▼▼▼

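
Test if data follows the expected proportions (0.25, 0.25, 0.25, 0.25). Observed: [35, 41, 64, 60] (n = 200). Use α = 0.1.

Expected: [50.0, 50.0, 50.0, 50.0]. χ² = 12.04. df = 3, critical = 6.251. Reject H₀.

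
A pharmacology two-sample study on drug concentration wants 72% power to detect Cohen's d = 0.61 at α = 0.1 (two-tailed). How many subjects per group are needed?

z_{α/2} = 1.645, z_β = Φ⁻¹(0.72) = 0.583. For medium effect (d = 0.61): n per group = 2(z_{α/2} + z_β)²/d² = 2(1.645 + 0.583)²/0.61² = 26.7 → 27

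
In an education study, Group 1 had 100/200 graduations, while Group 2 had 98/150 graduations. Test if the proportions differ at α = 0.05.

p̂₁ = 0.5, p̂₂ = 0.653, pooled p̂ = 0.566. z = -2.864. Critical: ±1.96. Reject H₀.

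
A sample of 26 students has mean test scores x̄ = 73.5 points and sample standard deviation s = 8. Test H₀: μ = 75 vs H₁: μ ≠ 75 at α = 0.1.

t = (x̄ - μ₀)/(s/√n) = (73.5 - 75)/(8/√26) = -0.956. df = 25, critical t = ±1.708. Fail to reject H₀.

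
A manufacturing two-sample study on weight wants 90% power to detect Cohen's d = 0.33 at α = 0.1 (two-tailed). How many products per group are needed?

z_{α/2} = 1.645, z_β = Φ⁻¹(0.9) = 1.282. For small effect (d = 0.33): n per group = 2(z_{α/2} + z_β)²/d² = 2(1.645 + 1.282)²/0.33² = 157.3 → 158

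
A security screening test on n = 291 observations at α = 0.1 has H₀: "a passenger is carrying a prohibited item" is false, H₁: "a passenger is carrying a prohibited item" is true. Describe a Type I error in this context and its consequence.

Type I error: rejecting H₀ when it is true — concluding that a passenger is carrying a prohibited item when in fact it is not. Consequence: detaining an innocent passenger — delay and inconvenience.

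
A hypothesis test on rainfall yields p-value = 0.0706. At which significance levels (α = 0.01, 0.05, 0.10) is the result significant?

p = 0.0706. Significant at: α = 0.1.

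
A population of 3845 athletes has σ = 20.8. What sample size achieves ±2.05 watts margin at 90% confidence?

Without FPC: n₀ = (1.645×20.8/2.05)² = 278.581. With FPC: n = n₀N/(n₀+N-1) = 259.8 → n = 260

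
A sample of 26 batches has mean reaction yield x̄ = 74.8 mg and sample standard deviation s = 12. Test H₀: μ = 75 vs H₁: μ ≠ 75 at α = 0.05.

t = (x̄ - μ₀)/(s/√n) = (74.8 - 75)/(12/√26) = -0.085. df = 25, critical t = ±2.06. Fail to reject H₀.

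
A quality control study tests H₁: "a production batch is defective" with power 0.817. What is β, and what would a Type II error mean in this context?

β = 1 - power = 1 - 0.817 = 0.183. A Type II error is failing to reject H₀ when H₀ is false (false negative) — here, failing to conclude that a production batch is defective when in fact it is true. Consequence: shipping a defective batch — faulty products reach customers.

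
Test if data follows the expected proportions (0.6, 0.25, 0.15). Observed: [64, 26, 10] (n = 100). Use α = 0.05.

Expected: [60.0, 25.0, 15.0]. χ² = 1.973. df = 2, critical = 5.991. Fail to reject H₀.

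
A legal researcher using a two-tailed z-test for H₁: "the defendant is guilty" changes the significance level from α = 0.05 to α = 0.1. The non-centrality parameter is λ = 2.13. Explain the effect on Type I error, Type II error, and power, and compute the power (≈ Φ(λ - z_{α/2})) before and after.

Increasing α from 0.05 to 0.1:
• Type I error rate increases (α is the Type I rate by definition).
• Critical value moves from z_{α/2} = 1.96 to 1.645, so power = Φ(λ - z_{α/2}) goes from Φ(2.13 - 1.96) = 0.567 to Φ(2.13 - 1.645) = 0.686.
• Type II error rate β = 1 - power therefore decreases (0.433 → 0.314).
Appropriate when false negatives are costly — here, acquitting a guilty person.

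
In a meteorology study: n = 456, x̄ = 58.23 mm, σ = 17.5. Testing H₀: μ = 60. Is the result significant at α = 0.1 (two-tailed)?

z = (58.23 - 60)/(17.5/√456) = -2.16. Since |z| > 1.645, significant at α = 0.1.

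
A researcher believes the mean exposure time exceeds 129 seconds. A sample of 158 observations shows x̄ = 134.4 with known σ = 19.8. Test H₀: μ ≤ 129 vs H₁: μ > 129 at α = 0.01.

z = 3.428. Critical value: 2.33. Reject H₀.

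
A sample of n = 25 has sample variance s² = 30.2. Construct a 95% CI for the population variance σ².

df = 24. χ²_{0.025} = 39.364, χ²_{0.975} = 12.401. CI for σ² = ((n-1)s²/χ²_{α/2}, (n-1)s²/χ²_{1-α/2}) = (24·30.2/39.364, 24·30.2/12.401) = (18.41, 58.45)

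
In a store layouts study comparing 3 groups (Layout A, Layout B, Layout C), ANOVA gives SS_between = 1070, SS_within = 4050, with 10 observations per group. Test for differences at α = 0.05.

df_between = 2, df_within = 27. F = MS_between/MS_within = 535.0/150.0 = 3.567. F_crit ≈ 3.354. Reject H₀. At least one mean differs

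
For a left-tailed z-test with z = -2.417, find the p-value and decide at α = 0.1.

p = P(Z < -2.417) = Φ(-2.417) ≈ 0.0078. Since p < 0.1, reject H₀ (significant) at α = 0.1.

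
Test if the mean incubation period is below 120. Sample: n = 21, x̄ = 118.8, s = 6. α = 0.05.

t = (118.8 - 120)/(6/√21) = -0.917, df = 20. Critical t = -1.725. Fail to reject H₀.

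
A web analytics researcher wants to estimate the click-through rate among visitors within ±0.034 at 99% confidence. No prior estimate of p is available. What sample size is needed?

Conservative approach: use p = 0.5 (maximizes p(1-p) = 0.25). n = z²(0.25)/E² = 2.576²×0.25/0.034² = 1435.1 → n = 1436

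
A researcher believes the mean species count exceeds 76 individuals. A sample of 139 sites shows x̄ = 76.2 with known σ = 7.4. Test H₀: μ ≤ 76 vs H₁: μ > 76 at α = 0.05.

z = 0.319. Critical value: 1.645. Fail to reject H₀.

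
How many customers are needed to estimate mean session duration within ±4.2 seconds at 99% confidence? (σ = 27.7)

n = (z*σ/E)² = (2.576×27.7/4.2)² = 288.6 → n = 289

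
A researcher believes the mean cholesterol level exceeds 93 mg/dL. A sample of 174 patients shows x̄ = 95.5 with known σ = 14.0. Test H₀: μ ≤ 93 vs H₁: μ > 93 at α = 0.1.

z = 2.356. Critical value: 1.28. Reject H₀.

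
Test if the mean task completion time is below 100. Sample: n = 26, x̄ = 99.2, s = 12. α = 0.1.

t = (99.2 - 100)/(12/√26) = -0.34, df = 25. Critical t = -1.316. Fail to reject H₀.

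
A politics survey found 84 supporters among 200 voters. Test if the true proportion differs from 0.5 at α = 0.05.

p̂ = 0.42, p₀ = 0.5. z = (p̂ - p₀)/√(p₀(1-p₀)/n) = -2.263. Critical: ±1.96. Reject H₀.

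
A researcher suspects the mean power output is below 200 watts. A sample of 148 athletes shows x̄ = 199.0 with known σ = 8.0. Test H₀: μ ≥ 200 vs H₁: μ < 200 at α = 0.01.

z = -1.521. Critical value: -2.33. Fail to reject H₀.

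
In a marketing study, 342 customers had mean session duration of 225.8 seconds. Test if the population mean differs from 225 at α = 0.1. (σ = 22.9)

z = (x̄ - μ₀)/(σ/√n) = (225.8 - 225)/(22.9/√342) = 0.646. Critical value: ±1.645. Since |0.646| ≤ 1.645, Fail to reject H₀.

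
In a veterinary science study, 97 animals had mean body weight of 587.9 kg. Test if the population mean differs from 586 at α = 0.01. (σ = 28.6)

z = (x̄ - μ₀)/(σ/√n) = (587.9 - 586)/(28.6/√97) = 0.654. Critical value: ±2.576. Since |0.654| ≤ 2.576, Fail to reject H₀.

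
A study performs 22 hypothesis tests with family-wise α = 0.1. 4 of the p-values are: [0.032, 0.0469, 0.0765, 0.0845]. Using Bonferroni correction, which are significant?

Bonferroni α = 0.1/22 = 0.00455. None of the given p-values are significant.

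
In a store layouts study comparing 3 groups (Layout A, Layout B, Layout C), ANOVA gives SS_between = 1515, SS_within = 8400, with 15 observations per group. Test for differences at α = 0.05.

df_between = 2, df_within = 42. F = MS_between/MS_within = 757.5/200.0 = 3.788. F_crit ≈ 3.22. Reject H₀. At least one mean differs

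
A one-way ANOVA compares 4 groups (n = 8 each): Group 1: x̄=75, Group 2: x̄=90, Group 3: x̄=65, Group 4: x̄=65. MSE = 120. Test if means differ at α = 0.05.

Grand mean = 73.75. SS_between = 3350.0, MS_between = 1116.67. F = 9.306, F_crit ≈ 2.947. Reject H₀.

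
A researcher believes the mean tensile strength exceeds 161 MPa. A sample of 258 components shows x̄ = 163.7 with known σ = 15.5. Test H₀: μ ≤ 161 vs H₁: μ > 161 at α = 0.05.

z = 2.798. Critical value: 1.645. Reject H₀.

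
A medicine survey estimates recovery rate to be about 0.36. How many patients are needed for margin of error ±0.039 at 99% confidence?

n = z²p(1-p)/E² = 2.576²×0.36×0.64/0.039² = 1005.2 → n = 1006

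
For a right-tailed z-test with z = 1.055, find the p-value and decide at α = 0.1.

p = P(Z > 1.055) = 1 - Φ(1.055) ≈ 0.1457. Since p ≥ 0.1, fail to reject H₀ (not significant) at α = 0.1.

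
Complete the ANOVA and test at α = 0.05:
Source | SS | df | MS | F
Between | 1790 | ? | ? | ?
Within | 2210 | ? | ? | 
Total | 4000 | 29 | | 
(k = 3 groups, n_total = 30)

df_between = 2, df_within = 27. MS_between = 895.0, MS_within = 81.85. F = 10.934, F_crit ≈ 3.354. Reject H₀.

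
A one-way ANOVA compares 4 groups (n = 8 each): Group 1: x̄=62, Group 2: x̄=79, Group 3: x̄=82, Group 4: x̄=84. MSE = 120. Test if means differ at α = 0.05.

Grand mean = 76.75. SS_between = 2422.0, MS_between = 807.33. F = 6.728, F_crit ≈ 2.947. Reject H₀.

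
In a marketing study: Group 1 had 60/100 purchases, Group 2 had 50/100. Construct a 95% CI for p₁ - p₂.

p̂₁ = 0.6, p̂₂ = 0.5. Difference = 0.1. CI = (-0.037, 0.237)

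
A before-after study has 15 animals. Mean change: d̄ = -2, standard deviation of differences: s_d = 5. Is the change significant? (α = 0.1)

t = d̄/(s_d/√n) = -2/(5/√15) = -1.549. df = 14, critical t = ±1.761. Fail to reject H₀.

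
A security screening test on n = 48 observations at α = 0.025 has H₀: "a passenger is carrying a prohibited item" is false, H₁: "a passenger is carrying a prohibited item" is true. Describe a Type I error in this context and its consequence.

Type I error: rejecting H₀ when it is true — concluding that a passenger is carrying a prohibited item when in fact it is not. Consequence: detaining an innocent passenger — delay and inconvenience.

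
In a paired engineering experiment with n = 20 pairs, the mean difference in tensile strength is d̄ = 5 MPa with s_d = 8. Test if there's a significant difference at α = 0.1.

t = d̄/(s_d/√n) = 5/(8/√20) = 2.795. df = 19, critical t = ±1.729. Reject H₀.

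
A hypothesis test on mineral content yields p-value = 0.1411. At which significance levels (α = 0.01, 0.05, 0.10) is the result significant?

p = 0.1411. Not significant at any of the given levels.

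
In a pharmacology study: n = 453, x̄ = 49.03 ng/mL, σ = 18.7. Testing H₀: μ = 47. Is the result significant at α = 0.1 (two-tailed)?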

▲▲▲

## [Exercise goal]
Word for word, repeat the line holding "1: x̄=62, Group" and all lines after it through the end of the entries above.

## [Written solution]
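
A one-way ANOVA compares 4 groups (n = 8 each): Group 1: x̄=62, Group 2: x̄=79, Group 3: x̄=82, Group 4: x̄=84. MSE = 120. Test if means differ at α = 0.05.

Grand mean = 76.75. SS_between = 2422.0, MS_between = 807.33. F = 6.728, F_crit ≈ 2.947. Reject H₀.

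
In a marketing study: Group 1 had 60/100 purchases, Group 2 had 50/100. Construct a 95% CI for p₁ - p₂.

p̂₁ = 0.6, p̂₂ = 0.5. Difference = 0.1. CI = (-0.037, 0.237)

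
A before-after study has 15 animals. Mean change: d̄ = -2, standard deviation of differences: s_d = 5. Is the change significant? (α = 0.1)

t = d̄/(s_d/√n) = -2/(5/√15) = -1.549. df = 14, critical t = ±1.761. Fail to reject H₀.

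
A security screening test on n = 48 observations at α = 0.025 has H₀: "a passenger is carrying a prohibited item" is false, H₁: "a passenger is carrying a prohibited item" is true. Describe a Type I error in this context and its consequence.

Type I error: rejecting H₀ when it is true — concluding that a passenger is carrying a prohibited item when in fact it is not. Consequence: detaining an innocent passenger — delay and inconvenience.

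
In a paired engineering experiment with n = 20 pairs, the mean difference in tensile strength is d̄ = 5 MPa with s_d = 8. Test if there's a significant difference at α = 0.1.

t = d̄/(s_d/√n) = 5/(8/√20) = 2.795. df = 19, critical t = ±1.729. Reject H₀.

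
A hypothesis test on mineral content yields p-value = 0.1411. At which significance levels (α = 0.01, 0.05, 0.10) is the result significant?

p = 0.1411. Not significant at any of the given levels.

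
In a pharmacology study: n = 453, x̄ = 49.03 ng/mL, σ = 18.7. Testing H₀: μ = 47. Is the result significant at α = 0.1 (two-tailed)?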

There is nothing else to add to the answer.